Top of Records supplied

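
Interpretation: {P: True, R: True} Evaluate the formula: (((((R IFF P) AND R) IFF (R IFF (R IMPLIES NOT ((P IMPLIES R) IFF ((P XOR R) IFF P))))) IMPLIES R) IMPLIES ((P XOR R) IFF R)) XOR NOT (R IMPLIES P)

R IFF P = True IFF True = True
(R IFF P) AND R = True AND True = True
P IMPLIES R = True IMPLIES True = True
P XOR R = True XOR True = False
(P XOR R) IFF P = False IFF True = False
(P IMPLIES R) IFF ((P XOR R) IFF P) = True IFF False = False
NOT ((P IMPLIES R) IFF ((P XOR R) IFF P)) = NOT False = True
R IMPLIES NOT ((P IMPLIES R) IFF ((P XOR R) IFF P)) = True IMPLIES True = True
R IFF (R IMPLIES NOT ((P IMPLIES R) IFF ((P XOR R) IFF P))) = True IFF True = True
((R IFF P) AND R) IFF (R IFF (R IMPLIES NOT ((P IMPLIES R) IFF ((P XOR R) IFF P)))) = True IFF True = True
(((R IFF P) AND R) IFF (R IFF (R IMPLIES NOT ((P IMPLIES R) IFF ((P XOR R) IFF P))))) IMPLIES R = True IMPLIES True = True
P XOR R = True XOR True = False
(P XOR R) IFF R = False IFF True = False
((((R IFF P) AND R) IFF (R IFF (R IMPLIES NOT ((P IMPLIES R) IFF ((P XOR R) IFF P))))) IMPLIES R) IMPLIES ((P XOR R) IFF R) = True IMPLIES False = False
R IMPLIES P = True IMPLIES True = True
NOT (R IMPLIES P) = NOT True = False
(((((R IFF P) AND R) IFF (R IFF (R IMPLIES NOT ((P IMPLIES R) IFF ((P XOR R) IFF P))))) IMPLIES R) IMPLIES ((P XOR R) IFF R)) XOR NOT (R IMPLIES P) = False XOR False = False

False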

Bottom of Records supplied

### Task requirements
Your answer should be the material, retyped exactly as written.

### Response to this exercise
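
Interpretation: {P: True, R: True} Evaluate the formula: (((((R IFF P) AND R) IFF (R IFF (R IMPLIES NOT ((P IMPLIES R) IFF ((P XOR R) IFF P))))) IMPLIES R) IMPLIES ((P XOR R) IFF R)) XOR NOT (R IMPLIES P)

R IFF P = True IFF True = True
(R IFF P) AND R = True AND True = True
P IMPLIES R = True IMPLIES True = True
P XOR R = True XOR True = False
(P XOR R) IFF P = False IFF True = False
(P IMPLIES R) IFF ((P XOR R) IFF P) = True IFF False = False
NOT ((P IMPLIES R) IFF ((P XOR R) IFF P)) = NOT False = True
R IMPLIES NOT ((P IMPLIES R) IFF ((P XOR R) IFF P)) = True IMPLIES True = True
R IFF (R IMPLIES NOT ((P IMPLIES R) IFF ((P XOR R) IFF P))) = True IFF True = True
((R IFF P) AND R) IFF (R IFF (R IMPLIES NOT ((P IMPLIES R) IFF ((P XOR R) IFF P)))) = True IFF True = True
(((R IFF P) AND R) IFF (R IFF (R IMPLIES NOT ((P IMPLIES R) IFF ((P XOR R) IFF P))))) IMPLIES R = True IMPLIES True = True
P XOR R = True XOR True = False
(P XOR R) IFF R = False IFF True = False
((((R IFF P) AND R) IFF (R IFF (R IMPLIES NOT ((P IMPLIES R) IFF ((P XOR R) IFF P))))) IMPLIES R) IMPLIES ((P XOR R) IFF R) = True IMPLIES False = False
R IMPLIES P = True IMPLIES True = True
NOT (R IMPLIES P) = NOT True = False
(((((R IFF P) AND R) IFF (R IFF (R IMPLIES NOT ((P IMPLIES R) IFF ((P XOR R) IFF P))))) IMPLIES R) IMPLIES ((P XOR R) IFF R)) XOR NOT (R IMPLIES P) = False XOR False = False

False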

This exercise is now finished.